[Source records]
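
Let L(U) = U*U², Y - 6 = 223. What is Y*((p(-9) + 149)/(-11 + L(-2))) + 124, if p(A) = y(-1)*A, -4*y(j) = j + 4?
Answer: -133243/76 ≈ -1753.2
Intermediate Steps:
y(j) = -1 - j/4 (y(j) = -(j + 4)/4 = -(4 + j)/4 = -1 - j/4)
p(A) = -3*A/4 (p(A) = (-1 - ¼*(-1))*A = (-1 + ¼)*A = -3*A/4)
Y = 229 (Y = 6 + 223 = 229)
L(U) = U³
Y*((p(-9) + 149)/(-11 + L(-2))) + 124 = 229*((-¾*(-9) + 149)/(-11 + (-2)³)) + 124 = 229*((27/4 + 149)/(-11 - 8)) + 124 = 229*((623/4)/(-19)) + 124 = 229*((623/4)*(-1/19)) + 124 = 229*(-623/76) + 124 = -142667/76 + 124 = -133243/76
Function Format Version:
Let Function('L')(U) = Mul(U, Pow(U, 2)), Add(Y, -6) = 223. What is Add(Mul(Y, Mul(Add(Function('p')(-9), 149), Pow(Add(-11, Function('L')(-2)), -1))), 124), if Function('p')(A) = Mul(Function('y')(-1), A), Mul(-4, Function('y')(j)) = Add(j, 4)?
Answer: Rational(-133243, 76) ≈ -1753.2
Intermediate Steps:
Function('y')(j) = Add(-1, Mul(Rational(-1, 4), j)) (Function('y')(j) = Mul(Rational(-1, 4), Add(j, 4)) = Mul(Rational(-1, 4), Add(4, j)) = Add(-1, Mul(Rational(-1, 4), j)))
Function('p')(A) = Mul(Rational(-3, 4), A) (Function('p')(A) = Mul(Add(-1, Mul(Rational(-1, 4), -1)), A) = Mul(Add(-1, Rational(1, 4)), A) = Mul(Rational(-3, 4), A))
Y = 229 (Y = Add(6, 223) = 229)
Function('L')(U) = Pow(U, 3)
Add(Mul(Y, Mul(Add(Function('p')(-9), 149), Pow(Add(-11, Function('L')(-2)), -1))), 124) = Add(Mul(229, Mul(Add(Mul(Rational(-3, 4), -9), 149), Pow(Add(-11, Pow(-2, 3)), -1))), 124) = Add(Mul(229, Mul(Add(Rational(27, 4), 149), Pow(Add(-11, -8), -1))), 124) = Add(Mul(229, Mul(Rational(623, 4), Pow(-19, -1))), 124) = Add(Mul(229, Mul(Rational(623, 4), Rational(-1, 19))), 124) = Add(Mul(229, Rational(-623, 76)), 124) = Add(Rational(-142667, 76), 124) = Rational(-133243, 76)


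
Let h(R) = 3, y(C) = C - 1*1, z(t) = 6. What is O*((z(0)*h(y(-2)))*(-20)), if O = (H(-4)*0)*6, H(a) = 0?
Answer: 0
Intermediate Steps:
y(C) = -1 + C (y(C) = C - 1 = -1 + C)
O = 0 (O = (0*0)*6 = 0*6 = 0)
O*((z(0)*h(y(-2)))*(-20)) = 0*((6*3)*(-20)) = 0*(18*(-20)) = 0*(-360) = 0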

--

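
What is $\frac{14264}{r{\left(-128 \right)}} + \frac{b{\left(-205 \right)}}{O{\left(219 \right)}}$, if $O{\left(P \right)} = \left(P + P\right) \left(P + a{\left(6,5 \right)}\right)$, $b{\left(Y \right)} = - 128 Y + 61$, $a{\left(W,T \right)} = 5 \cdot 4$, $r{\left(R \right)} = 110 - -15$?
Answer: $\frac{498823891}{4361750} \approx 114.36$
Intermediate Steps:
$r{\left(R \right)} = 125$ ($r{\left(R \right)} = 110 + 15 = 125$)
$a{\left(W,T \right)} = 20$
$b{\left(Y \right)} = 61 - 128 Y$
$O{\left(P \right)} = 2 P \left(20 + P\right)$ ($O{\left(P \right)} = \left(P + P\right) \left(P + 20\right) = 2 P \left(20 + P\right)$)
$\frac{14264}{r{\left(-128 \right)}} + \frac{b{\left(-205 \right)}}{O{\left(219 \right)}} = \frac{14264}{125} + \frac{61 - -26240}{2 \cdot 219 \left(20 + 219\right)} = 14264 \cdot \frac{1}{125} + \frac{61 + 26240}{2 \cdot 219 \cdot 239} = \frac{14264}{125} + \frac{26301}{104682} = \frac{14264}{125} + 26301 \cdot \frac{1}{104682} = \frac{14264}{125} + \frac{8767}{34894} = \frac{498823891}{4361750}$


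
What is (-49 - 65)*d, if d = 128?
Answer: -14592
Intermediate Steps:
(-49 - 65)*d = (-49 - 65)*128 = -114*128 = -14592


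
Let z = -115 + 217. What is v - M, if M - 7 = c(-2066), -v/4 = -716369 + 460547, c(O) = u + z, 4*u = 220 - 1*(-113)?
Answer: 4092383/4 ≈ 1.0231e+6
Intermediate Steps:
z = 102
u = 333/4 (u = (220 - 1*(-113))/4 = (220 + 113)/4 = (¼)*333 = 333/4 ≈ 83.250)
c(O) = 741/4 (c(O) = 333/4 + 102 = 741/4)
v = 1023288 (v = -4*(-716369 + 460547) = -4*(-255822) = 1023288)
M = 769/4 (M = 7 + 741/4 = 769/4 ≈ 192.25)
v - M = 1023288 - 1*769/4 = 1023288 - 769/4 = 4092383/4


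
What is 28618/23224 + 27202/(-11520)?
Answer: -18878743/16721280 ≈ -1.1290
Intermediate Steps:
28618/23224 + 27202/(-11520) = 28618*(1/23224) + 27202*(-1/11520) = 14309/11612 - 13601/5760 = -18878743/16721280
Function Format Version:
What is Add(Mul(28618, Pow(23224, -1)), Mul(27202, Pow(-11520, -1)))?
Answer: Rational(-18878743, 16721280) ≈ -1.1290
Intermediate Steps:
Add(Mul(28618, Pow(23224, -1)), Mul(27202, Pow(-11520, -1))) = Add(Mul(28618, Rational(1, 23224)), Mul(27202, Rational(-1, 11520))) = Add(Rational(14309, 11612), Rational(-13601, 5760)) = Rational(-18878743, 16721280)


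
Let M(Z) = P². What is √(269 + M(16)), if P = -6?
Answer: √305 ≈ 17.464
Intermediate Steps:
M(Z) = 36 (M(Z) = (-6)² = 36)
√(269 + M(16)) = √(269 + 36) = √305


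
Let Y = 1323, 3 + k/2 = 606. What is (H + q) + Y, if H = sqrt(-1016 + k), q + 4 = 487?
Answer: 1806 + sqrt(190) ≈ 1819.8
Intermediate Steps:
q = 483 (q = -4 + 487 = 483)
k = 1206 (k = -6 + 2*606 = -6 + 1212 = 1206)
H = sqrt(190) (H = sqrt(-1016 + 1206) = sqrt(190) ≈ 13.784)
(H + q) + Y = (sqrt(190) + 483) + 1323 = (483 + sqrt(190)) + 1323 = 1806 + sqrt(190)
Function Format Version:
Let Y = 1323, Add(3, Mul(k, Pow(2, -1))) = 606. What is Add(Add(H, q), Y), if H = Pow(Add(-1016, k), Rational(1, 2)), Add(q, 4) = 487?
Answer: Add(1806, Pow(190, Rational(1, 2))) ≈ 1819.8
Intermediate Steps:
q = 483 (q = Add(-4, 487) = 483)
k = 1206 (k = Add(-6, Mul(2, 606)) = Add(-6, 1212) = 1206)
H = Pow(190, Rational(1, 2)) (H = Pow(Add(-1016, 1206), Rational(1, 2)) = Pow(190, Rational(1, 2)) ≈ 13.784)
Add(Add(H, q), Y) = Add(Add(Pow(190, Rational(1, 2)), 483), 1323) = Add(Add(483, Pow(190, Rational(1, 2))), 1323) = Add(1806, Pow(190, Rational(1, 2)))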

* * *

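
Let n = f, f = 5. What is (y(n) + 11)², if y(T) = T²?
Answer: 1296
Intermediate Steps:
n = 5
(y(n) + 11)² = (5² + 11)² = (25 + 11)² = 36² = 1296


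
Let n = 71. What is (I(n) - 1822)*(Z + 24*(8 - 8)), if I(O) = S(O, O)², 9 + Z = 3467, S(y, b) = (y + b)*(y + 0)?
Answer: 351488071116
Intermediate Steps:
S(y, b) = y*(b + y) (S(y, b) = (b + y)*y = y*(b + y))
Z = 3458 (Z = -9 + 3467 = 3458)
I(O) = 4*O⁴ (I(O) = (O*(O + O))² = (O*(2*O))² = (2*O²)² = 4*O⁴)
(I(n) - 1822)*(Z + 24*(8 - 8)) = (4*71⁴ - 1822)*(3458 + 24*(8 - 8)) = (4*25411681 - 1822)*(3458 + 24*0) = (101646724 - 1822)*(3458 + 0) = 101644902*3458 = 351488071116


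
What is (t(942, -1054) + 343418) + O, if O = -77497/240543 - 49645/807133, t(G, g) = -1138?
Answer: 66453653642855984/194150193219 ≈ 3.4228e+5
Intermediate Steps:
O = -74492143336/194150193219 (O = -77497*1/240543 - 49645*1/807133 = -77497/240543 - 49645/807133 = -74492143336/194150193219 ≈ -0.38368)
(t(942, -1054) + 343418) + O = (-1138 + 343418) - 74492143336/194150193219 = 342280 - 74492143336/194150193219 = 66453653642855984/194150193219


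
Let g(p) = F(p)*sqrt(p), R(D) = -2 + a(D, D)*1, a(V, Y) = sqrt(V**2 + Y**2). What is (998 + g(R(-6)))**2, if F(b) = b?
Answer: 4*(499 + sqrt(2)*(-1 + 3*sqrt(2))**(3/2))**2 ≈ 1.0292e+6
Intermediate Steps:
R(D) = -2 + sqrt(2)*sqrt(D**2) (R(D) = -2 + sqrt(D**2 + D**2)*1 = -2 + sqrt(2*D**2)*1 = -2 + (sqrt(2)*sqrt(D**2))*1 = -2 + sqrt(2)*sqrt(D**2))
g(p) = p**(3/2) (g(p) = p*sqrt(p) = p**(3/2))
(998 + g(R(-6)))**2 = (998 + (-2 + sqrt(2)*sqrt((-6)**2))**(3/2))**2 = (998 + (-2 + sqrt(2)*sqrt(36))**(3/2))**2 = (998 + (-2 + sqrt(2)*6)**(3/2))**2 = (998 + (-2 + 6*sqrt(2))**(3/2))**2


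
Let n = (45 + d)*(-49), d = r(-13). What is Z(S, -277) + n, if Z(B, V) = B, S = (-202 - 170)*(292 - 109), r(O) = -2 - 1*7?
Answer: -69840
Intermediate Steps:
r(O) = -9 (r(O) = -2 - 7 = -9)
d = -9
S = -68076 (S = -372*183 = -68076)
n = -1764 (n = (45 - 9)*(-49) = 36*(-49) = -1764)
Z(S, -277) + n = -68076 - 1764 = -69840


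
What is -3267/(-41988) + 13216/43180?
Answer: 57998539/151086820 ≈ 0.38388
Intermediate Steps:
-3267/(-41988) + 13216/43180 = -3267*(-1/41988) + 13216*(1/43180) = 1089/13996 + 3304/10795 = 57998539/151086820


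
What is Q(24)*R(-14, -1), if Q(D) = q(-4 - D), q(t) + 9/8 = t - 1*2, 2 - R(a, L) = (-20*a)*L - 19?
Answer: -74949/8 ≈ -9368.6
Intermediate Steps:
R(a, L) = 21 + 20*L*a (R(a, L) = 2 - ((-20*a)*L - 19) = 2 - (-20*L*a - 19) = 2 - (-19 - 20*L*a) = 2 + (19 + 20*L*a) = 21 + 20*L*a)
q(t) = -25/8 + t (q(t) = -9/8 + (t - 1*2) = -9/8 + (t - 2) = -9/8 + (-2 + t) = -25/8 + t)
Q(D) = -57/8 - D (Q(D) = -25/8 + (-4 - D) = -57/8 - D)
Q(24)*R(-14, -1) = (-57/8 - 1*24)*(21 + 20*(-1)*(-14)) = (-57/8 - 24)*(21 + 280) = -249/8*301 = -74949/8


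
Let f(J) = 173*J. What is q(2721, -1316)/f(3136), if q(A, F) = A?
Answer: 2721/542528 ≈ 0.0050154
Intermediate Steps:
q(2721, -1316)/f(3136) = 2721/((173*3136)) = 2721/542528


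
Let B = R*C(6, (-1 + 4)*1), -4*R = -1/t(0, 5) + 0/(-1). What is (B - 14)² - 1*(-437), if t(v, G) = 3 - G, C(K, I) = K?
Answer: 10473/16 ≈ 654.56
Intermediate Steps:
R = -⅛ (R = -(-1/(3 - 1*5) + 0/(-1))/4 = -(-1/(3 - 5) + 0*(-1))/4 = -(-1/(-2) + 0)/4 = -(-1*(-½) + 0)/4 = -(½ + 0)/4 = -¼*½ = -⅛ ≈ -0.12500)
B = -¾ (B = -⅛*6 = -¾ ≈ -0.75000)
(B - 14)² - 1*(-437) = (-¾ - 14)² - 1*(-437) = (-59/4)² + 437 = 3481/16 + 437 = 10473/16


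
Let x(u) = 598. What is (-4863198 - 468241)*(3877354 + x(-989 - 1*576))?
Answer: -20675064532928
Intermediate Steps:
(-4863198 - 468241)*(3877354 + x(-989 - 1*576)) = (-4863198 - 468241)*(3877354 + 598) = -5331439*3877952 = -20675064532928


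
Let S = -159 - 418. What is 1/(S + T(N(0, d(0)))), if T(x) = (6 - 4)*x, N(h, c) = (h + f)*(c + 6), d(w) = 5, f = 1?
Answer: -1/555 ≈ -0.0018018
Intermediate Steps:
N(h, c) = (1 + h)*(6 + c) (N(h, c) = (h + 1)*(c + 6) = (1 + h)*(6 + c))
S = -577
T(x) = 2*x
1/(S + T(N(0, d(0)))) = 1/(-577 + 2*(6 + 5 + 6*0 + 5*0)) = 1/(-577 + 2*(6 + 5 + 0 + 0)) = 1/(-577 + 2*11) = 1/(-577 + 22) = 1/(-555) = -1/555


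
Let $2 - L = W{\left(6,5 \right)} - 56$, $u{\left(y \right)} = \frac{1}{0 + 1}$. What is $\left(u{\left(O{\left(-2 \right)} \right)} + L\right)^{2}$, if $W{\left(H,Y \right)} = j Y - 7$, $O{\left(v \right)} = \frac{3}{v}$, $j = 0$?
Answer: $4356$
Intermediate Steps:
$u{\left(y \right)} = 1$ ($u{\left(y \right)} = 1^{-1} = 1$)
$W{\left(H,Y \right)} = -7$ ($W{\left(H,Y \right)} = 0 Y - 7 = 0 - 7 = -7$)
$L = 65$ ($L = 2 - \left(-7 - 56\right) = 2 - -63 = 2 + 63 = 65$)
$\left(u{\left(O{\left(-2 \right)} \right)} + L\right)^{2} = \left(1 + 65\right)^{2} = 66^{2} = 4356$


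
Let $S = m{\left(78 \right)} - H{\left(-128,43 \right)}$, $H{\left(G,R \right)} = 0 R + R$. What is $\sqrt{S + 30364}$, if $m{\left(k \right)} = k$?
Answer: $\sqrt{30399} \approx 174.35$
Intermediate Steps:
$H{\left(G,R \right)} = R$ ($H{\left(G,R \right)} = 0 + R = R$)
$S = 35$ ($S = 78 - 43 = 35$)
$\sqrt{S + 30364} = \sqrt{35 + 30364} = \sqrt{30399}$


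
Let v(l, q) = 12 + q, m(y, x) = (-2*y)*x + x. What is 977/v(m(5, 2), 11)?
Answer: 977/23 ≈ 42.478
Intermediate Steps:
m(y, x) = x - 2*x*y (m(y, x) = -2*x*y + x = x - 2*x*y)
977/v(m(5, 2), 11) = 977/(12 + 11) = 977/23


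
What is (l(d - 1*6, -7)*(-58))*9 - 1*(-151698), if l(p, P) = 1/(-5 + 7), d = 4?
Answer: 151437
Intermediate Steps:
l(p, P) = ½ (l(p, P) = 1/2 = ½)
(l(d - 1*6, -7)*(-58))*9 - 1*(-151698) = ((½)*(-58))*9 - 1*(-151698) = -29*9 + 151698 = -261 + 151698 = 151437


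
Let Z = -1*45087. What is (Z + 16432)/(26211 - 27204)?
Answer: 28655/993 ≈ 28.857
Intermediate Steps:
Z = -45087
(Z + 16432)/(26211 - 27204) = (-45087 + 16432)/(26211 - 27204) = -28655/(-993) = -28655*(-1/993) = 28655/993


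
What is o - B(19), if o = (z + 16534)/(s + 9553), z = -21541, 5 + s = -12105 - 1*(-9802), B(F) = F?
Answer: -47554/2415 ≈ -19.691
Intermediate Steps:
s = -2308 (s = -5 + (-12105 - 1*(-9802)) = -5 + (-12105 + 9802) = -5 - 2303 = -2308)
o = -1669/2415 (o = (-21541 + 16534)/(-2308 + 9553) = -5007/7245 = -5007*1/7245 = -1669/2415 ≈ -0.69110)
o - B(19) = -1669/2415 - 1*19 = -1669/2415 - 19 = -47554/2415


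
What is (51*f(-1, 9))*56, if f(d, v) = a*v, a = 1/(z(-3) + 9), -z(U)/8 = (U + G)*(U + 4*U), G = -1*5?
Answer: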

Task to complete
From the records above, extract exactly and only the lines that begin at the line with "Answer: 351488071116" and stop after the line with "Let g(p) = F(p)*sqrt(p), R(D)".

Result of the exercise
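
Answer: 351488071116
Intermediate Steps:
S(y, b) = y*(b + y) (S(y, b) = (b + y)*y = y*(b + y))
Z = 3458 (Z = -9 + 3467 = 3458)
I(O) = 4*O⁴ (I(O) = (O*(O + O))² = (O*(2*O))² = (2*O²)² = 4*O⁴)
(I(n) - 1822)*(Z + 24*(8 - 8)) = (4*71⁴ - 1822)*(3458 + 24*(8 - 8)) = (4*25411681 - 1822)*(3458 + 24*0) = (101646724 - 1822)*(3458 + 0) = 101644902*3458 = 351488071116


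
What is (t(942, -1054) + 343418) + O, if O = -77497/240543 - 49645/807133, t(G, g) = -1138?
Answer: 66453653642855984/194150193219 ≈ 3.4228e+5
Intermediate Steps:
O = -74492143336/194150193219 (O = -77497*1/240543 - 49645*1/807133 = -77497/240543 - 49645/807133 = -74492143336/194150193219 ≈ -0.38368)
(t(942, -1054) + 343418) + O = (-1138 + 343418) - 74492143336/194150193219 = 342280 - 74492143336/194150193219 = 66453653642855984/194150193219


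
Let g(p) = F(p)*sqrt(p), R(D) = -2 + a(D, D)*1, a(V, Y) = sqrt(V**2 + Y**2). What is (998 + g(R(-6)))**2, if F(b) = b?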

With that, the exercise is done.